PROBLEM TO SOLVE -
Which lines run from the one containing "What is the definiteness" to the last line of the entries? Return them exactly, with nothing more.

STORED DATA START

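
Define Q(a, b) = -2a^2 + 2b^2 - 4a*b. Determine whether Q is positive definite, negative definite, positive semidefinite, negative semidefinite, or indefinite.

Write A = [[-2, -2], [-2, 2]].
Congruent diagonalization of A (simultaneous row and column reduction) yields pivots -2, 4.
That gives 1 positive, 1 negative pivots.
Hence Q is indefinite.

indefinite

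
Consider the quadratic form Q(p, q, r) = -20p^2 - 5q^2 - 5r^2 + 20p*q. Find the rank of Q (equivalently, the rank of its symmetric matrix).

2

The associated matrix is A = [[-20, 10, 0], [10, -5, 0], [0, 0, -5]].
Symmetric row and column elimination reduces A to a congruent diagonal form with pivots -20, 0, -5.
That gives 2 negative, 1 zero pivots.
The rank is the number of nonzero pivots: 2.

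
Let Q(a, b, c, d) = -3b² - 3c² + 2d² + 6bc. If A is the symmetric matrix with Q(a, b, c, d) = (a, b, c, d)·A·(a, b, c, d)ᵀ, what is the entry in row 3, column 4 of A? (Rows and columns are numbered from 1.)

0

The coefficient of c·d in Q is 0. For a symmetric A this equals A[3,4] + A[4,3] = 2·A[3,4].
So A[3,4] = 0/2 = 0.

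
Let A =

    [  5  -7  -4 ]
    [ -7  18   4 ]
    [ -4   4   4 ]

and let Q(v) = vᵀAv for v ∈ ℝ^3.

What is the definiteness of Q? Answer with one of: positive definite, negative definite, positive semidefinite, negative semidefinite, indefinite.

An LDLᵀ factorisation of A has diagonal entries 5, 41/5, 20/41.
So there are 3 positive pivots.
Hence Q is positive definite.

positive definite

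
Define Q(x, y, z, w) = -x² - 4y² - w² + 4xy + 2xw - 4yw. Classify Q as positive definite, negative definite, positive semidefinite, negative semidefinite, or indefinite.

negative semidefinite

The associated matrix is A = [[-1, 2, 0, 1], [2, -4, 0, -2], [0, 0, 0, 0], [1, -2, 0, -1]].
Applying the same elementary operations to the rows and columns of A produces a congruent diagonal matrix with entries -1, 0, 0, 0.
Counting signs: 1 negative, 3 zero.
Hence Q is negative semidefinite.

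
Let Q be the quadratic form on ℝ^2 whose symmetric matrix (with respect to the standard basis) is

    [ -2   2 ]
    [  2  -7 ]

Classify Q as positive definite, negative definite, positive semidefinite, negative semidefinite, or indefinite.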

STORED DATA END

ANSWER SECTION -
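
What is the definiteness of Q? Answer with one of: positive definite, negative definite, positive semidefinite, negative semidefinite, indefinite.

An LDLᵀ factorisation of A has diagonal entries 5, 41/5, 20/41.
So there are 3 positive pivots.
Hence Q is positive definite.

positive definite

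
Define Q(x, y, z, w) = -x² - 4y² - w² + 4xy + 2xw - 4yw. Classify Q as positive definite, negative definite, positive semidefinite, negative semidefinite, or indefinite.

negative semidefinite

The associated matrix is A = [[-1, 2, 0, 1], [2, -4, 0, -2], [0, 0, 0, 0], [1, -2, 0, -1]].
Applying the same elementary operations to the rows and columns of A produces a congruent diagonal matrix with entries -1, 0, 0, 0.
Counting signs: 1 negative, 3 zero.
Hence Q is negative semidefinite.

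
Let Q be the quadratic form on ℝ^2 whose symmetric matrix (with respect to the standard basis) is

    [ -2   2 ]
    [  2  -7 ]

Classify Q as positive definite, negative definite, positive semidefinite, negative semidefinite, or indefinite.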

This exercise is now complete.